*WHAT YOU SHOULD DO*
Look for "itself" in the records and copy every line that has it.

——

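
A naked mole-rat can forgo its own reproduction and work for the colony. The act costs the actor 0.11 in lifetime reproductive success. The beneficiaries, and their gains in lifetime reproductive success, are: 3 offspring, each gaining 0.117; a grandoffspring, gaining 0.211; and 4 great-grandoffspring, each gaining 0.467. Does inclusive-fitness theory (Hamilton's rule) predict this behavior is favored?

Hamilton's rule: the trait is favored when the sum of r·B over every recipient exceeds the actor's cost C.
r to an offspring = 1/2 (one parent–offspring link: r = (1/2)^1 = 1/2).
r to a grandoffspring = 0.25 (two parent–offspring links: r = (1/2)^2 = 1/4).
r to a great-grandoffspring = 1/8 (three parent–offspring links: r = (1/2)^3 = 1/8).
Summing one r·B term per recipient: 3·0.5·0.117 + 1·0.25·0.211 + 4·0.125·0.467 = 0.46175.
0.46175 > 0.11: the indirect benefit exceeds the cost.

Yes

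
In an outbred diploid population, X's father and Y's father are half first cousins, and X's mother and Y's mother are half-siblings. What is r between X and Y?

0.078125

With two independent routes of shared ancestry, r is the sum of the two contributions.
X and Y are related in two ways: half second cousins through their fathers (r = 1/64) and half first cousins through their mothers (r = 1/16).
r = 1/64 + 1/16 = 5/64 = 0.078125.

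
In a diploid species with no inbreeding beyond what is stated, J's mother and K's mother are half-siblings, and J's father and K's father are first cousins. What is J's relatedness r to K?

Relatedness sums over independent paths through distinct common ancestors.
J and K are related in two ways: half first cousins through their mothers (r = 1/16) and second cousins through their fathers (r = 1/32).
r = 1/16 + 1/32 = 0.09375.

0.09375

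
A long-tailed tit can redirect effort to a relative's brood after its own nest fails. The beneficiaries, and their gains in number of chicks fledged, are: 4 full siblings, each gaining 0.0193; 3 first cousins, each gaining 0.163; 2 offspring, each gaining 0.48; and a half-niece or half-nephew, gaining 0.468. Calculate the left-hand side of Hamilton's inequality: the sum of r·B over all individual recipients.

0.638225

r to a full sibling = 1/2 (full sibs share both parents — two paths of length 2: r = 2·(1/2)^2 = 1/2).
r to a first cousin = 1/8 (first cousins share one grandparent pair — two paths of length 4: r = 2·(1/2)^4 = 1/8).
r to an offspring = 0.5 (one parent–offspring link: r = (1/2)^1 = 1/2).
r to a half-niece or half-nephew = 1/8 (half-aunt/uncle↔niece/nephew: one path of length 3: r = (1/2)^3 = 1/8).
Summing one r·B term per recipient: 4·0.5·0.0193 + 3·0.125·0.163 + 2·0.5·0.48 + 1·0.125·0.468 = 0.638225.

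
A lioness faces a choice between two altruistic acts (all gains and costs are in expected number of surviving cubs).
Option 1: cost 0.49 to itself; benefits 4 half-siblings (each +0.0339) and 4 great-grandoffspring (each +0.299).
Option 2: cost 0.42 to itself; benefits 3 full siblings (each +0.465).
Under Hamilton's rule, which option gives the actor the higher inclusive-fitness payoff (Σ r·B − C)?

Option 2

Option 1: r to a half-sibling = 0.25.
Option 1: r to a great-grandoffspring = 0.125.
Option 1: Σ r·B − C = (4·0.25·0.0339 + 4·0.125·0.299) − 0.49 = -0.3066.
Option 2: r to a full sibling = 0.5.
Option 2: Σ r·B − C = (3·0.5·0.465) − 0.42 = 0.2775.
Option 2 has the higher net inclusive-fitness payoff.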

——

*PROBLEM SOLUTION*
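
Option 1: cost 0.49 to itself; benefits 4 half-siblings (each +0.0339) and 4 great-grandoffspring (each +0.299).
Option 2: cost 0.42 to itself; benefits 3 full siblings (each +0.465).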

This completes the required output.